Among the lines below, which ones contain the word "Compare"? Copy every such line.

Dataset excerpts

● ● ●

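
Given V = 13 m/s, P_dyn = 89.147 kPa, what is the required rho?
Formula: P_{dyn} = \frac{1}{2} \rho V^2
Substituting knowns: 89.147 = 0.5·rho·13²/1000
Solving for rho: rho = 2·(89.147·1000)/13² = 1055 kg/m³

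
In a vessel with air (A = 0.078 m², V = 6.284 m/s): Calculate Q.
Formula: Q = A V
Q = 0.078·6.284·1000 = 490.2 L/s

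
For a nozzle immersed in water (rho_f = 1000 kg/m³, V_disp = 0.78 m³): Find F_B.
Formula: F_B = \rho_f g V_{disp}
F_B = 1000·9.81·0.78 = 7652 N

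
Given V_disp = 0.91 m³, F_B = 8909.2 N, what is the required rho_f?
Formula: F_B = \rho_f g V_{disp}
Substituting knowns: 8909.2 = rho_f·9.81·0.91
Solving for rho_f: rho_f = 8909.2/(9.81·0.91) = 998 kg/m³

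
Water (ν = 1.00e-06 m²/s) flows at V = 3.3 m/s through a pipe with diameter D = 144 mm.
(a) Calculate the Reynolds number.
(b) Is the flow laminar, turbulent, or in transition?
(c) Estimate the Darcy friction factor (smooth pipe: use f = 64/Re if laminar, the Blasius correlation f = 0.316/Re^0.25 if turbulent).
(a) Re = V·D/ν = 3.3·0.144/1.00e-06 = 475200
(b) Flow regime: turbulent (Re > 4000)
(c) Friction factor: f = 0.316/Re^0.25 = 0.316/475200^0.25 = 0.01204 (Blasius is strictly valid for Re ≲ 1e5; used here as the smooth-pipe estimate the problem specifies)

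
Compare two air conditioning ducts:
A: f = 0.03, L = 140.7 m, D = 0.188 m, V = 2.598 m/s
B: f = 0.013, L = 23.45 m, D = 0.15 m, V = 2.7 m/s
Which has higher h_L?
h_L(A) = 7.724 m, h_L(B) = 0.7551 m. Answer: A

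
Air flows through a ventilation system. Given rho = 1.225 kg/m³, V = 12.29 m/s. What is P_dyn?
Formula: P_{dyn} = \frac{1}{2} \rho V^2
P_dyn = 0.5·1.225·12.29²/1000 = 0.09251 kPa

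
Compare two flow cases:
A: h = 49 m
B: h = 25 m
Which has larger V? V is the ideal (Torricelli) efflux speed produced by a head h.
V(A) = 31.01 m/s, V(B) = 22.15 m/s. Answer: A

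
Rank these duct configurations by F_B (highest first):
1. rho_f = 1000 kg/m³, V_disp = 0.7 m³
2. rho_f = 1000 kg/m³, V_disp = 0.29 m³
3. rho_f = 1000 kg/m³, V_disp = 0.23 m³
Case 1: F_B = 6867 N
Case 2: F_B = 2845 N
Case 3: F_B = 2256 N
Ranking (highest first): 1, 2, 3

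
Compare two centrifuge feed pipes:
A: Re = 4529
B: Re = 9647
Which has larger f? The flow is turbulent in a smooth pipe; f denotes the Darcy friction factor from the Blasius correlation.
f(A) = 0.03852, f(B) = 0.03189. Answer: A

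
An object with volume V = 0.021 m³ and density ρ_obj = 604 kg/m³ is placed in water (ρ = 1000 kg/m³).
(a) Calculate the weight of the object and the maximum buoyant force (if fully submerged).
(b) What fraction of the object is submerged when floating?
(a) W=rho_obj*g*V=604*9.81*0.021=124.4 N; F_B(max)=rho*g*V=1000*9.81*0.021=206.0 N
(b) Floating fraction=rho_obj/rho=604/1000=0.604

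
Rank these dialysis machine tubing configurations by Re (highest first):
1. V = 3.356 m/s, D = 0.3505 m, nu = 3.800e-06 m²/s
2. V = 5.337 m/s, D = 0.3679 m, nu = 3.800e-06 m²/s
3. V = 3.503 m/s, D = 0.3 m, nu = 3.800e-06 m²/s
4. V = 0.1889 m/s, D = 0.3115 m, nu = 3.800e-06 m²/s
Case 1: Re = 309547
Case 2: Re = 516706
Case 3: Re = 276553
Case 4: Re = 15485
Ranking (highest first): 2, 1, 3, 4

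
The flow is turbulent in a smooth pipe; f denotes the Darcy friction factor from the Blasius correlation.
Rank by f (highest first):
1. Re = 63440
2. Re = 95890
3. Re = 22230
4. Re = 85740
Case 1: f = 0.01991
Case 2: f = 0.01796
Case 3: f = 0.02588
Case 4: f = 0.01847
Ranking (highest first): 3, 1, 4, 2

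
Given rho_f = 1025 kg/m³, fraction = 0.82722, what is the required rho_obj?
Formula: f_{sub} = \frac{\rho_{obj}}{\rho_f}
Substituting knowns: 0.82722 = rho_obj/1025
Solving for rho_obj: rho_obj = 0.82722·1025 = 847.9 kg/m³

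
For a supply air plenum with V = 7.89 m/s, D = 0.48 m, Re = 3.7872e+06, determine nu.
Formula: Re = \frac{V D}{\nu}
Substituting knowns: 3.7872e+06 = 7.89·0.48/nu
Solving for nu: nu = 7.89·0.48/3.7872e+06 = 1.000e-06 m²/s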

● ● ●

- **Answer**:
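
Compare two air conditioning ducts:
Compare two flow cases:
Compare two centrifuge feed pipes: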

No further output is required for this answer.